Input material
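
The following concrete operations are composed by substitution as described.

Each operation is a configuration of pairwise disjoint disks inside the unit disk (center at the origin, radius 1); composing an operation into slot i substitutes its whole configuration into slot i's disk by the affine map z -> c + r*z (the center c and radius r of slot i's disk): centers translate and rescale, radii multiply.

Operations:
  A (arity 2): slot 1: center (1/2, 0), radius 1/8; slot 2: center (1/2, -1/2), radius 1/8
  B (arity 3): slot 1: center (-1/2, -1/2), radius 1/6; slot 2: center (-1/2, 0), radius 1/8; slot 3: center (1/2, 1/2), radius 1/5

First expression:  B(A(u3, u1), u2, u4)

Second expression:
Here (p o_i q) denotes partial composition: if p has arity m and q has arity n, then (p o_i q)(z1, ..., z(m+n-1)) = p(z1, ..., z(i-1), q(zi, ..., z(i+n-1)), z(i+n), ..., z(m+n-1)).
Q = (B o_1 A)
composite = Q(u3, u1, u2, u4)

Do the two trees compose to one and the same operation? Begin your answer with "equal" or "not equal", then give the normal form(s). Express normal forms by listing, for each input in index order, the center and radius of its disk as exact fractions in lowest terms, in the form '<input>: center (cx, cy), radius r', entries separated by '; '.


equal — both sides give u1: center (-5/12, -7/12), radius 1/48; u2: center (-1/2, 0), radius 1/8; u3: center (-5/12, -1/2), radius 1/48; u4: center (1/2, 1/2), radius 1/5


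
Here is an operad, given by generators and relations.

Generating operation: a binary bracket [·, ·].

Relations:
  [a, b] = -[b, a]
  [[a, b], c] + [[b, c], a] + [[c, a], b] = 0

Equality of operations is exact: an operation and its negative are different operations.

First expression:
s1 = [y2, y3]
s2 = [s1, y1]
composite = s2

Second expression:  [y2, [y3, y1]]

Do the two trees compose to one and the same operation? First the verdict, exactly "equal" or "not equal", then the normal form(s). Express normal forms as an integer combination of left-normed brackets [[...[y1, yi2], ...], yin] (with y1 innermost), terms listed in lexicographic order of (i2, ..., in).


In normal form, the first expression is -[[y1, y2], y3] + [[y1, y3], y2]
In normal form, the second expression is [[y1, y3], y2]
Different reductions; not equal.

not equal; first: -[[y1, y2], y3] + [[y1, y3], y2]; second: [[y1, y3], y2]


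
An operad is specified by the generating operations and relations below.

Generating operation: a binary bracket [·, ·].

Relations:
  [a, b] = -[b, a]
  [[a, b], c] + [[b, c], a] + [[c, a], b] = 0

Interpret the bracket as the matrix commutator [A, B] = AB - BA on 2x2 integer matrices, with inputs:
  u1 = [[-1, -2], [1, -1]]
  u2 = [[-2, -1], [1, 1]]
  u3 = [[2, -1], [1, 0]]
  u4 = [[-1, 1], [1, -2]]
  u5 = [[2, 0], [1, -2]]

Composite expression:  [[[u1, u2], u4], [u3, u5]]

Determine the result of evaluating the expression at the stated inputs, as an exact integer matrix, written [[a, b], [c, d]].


[[12, -16], [14, -12]]


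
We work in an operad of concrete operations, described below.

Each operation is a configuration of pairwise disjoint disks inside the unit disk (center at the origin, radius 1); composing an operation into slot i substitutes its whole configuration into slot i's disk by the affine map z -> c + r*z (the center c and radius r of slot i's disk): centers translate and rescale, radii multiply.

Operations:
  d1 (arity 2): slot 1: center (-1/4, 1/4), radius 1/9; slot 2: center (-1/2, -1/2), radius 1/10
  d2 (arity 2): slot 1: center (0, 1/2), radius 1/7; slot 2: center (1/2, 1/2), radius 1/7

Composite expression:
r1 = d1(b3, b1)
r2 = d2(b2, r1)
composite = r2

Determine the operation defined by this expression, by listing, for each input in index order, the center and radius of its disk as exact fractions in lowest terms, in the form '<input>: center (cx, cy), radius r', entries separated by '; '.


b1: center (3/7, 3/7), radius 1/70; b2: center (0, 1/2), radius 1/7; b3: center (13/28, 15/28), radius 1/63


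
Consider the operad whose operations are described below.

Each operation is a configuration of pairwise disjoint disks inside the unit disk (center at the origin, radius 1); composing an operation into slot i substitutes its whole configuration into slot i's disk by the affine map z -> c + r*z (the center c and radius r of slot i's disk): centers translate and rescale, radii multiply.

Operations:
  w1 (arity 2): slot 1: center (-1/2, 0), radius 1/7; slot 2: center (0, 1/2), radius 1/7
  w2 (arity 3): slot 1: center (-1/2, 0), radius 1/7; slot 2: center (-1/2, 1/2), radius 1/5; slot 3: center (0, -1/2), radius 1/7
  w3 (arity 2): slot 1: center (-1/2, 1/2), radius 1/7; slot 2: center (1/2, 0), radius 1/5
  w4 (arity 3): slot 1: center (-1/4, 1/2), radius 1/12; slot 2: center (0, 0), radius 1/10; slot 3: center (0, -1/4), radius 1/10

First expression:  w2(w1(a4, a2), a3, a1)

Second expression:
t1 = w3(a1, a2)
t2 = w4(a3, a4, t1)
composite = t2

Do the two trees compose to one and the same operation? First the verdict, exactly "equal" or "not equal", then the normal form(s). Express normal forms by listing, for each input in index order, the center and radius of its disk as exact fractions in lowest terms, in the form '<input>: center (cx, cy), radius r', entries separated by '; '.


The first expression, normalized: a1: center (0, -1/2), radius 1/7; a2: center (-1/2, 1/14), radius 1/49; a3: center (-1/2, 1/2), radius 1/5; a4: center (-4/7, 0), radius 1/49
The second expression, normalized: a1: center (-1/20, -1/5), radius 1/70; a2: center (1/20, -1/4), radius 1/50; a3: center (-1/4, 1/2), radius 1/12; a4: center (0, 0), radius 1/10
The forms do not match — not equal.

not equal: they reduce to a1: center (0, -1/2), radius 1/7; a2: center (-1/2, 1/14), radius 1/49; a3: center (-1/2, 1/2), radius 1/5; a4: center (-4/7, 0), radius 1/49 and a1: center (-1/20, -1/5), radius 1/70; a2: center (1/20, -1/4), radius 1/50; a3: center (-1/4, 1/2), radius 1/12; a4: center (0, 0), radius 1/10


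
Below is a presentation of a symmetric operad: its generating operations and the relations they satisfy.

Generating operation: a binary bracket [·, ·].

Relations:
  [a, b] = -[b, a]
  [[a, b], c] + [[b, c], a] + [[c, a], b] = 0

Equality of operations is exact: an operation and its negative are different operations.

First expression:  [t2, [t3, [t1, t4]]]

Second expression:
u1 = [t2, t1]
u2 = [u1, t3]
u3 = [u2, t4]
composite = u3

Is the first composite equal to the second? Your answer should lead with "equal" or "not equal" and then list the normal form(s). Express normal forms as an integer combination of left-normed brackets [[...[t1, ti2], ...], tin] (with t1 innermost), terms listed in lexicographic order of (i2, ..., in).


not equal; the first gives [[[t1, t4], t3], t2] and the second -[[[t1, t2], t3], t4]

Normal form of the first expression: [[[t1, t4], t3], t2]
Normal form of the second expression: -[[[t1, t2], t3], t4]
No match — not equal.


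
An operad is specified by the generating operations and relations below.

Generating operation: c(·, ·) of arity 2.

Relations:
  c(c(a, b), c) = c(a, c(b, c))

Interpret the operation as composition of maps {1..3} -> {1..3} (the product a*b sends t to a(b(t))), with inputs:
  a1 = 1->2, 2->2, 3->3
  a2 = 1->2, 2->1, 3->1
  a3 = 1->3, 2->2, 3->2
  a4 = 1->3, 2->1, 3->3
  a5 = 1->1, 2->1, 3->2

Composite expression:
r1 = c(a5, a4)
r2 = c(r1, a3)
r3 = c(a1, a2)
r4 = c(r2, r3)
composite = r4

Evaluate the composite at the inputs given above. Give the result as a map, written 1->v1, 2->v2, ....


c(a5, a4) = 1->2, 2->1, 3->2
c(c(a5, a4), a3) = 1->2, 2->1, 3->1
c(a1, a2) = 1->2, 2->2, 3->2
c(c(c(a5, a4), a3), c(a1, a2)) = 1->1, 2->1, 3->1

1->1, 2->1, 3->1


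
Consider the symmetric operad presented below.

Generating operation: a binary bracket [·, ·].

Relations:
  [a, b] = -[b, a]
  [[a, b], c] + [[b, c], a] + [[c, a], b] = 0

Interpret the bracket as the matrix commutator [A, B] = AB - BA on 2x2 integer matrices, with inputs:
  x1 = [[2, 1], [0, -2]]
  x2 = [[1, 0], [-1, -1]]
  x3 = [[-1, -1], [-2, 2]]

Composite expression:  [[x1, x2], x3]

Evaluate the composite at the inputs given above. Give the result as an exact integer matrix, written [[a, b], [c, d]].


[x1, x2] = [[-1, -2], [4, 1]]
[[x1, x2], x3] = [[8, -4], [-16, -8]]

[[8, -4], [-16, -8]]


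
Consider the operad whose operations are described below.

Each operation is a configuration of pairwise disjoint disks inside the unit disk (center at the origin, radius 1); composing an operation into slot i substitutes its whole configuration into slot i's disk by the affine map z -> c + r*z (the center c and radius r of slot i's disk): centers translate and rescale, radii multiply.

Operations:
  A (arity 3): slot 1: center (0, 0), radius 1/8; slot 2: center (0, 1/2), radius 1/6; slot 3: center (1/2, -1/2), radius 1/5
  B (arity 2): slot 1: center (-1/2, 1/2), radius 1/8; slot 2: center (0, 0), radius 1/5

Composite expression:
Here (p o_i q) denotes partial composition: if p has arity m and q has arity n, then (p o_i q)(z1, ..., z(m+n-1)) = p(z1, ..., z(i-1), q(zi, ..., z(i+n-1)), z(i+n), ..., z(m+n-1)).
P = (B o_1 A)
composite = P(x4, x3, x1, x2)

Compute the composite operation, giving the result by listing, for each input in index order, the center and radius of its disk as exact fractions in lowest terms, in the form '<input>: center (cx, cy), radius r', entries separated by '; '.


Each x-disk chains the slot maps above it in B; radii multiply.
x4: after 2 affine steps, its disk has center (-1/2, 1/2), radius 1/64
x3: after 2 affine steps, its disk has center (-1/2, 9/16), radius 1/48
x1: after 2 affine steps, its disk has center (-7/16, 7/16), radius 1/40
x2: after 1 affine step, its disk has center (0, 0), radius 1/5

x1: center (-7/16, 7/16), radius 1/40; x2: center (0, 0), radius 1/5; x3: center (-1/2, 9/16), radius 1/48; x4: center (-1/2, 1/2), radius 1/64


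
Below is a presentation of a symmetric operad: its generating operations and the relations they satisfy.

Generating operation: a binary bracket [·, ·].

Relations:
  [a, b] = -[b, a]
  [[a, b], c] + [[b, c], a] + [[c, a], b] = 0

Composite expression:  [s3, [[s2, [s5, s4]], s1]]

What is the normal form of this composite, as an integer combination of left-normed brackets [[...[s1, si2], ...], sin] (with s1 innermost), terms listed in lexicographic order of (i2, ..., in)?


Expand each bracket as ab - ba; the s1-initial words give the coefficients.
Composite bracket: [s3, [[s2, [s5, s4]], s1]]
Each bracket splits as ab - ba, giving 16 signed words (2^4 = 16).
Keep just the words that open with s1:
  from s1s2s4s5s3, sign -1: term -[[[[s1, s2], s4], s5], s3]
  from s1s2s5s4s3, sign +1: term +[[[[s1, s2], s5], s4], s3]
  from s1s4s5s2s3, sign +1: term +[[[[s1, s4], s5], s2], s3]
  from s1s5s4s2s3, sign -1: term -[[[[s1, s5], s4], s2], s3]

-[[[[s1, s2], s4], s5], s3] + [[[[s1, s2], s5], s4], s3] + [[[[s1, s4], s5], s2], s3] - [[[[s1, s5], s4], s2], s3]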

Problem statement
With the line that has "Consider the symmetric" as the first and the line that has "composite = P(x4, x3, x1, x2)" as the last, repeat exactly that run of lines above and no more.

Exercise response
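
Consider the symmetric operad presented below.

Generating operation: a binary bracket [·, ·].

Relations:
  [a, b] = -[b, a]
  [[a, b], c] + [[b, c], a] + [[c, a], b] = 0

Interpret the bracket as the matrix commutator [A, B] = AB - BA on 2x2 integer matrices, with inputs:
  x1 = [[2, 1], [0, -2]]
  x2 = [[1, 0], [-1, -1]]
  x3 = [[-1, -1], [-2, 2]]

Composite expression:  [[x1, x2], x3]

Evaluate the composite at the inputs given above. Give the result as an exact integer matrix, written [[a, b], [c, d]].


[x1, x2] = [[-1, -2], [4, 1]]
[[x1, x2], x3] = [[8, -4], [-16, -8]]

[[8, -4], [-16, -8]]


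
Consider the operad whose operations are described below.

Each operation is a configuration of pairwise disjoint disks inside the unit disk (center at the origin, radius 1); composing an operation into slot i substitutes its whole configuration into slot i's disk by the affine map z -> c + r*z (the center c and radius r of slot i's disk): centers translate and rescale, radii multiply.

Operations:
  A (arity 3): slot 1: center (0, 0), radius 1/8; slot 2: center (0, 1/2), radius 1/6; slot 3: center (1/2, -1/2), radius 1/5
  B (arity 2): slot 1: center (-1/2, 1/2), radius 1/8; slot 2: center (0, 0), radius 1/5

Composite expression:
Here (p o_i q) denotes partial composition: if p has arity m and q has arity n, then (p o_i q)(z1, ..., z(m+n-1)) = p(z1, ..., z(i-1), q(zi, ..., z(i+n-1)), z(i+n), ..., z(m+n-1)).
P = (B o_1 A)
composite = P(x4, x3, x1, x2)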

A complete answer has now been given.